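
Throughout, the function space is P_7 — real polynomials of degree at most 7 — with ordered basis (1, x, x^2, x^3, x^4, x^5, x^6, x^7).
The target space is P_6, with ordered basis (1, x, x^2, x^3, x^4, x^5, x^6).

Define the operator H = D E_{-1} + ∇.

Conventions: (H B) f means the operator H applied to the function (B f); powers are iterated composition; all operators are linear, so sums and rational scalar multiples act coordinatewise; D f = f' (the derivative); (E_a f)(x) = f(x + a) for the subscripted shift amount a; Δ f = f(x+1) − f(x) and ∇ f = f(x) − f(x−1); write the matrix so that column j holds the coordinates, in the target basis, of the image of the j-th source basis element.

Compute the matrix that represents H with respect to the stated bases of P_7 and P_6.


the matrix is [[0, 2, -3, 4, -5, 6, -7, 8]; [0, 0, 4, -9, 16, -25, 36, -49]; [0, 0, 0, 6, -18, 40, -75, 126]; [0, 0, 0, 0, 8, -30, 80, -175]; [0, 0, 0, 0, 0, 10, -45, 140]; [0, 0, 0, 0, 0, 0, 12, -63]; [0, 0, 0, 0, 0, 0, 0, 14]] (rows listed top to bottom)

image of 1: 0
image of x: 2
image of x^2: 4x - 3
image of x^3: 6x^2 - 9x + 4
image of x^4: 8x^3 - 18x^2 + 16x - 5
image of x^5: 10x^4 - 30x^3 + 40x^2 - 25x + 6
image of x^6: 12x^5 - 45x^4 + 80x^3 - 75x^2 + 36x - 7
image of x^7: 14x^6 - 63x^5 + 140x^4 - 175x^3 + 126x^2 - 49x + 8
each image's coordinates form column j of the matrix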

☆ ☆ ☆ ☆ ☆

# What to produce
Please give the number of lines in the material above that contain the string "operator", and nothing else.

# Exercise answer
2